ACTIVITY
Below are some records; output exactly the lines from the line with "- 3 voters: H over A over G over F" to the line with "- 1 voter: A over H over G over F", both ends kept, and nothing more.

SOURCE DATA
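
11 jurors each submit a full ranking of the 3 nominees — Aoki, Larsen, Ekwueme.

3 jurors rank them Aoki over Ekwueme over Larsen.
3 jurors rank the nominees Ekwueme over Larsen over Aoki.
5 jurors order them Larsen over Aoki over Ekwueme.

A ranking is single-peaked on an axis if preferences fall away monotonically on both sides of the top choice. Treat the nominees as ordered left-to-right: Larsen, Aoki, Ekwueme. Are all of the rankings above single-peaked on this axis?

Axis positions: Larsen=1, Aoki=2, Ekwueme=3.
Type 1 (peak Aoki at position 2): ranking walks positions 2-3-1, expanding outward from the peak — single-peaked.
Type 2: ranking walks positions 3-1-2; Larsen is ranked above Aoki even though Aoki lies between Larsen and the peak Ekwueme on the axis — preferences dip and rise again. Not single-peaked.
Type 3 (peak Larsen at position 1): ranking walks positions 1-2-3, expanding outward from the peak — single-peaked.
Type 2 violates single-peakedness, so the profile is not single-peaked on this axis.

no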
--
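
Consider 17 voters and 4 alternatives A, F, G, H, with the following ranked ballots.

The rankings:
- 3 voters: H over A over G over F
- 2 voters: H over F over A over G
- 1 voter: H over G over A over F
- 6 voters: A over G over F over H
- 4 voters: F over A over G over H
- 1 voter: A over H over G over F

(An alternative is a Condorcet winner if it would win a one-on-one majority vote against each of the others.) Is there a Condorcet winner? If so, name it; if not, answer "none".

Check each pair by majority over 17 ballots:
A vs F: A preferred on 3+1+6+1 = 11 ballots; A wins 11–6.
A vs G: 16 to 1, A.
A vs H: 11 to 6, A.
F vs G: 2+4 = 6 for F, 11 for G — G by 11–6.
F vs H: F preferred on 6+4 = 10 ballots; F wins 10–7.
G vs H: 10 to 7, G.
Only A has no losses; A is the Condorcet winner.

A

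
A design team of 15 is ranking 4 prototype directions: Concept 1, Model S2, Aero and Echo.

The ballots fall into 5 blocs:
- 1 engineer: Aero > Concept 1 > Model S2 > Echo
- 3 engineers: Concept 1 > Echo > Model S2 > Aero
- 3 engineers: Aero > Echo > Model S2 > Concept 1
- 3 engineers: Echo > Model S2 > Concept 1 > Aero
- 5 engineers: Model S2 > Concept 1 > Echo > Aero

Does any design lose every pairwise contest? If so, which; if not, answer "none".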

WRITTEN RESPONSE
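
- 3 voters: H over A over G over F
- 2 voters: H over F over A over G
- 1 voter: H over G over A over F
- 6 voters: A over G over F over H
- 4 voters: F over A over G over H
- 1 voter: A over H over G over F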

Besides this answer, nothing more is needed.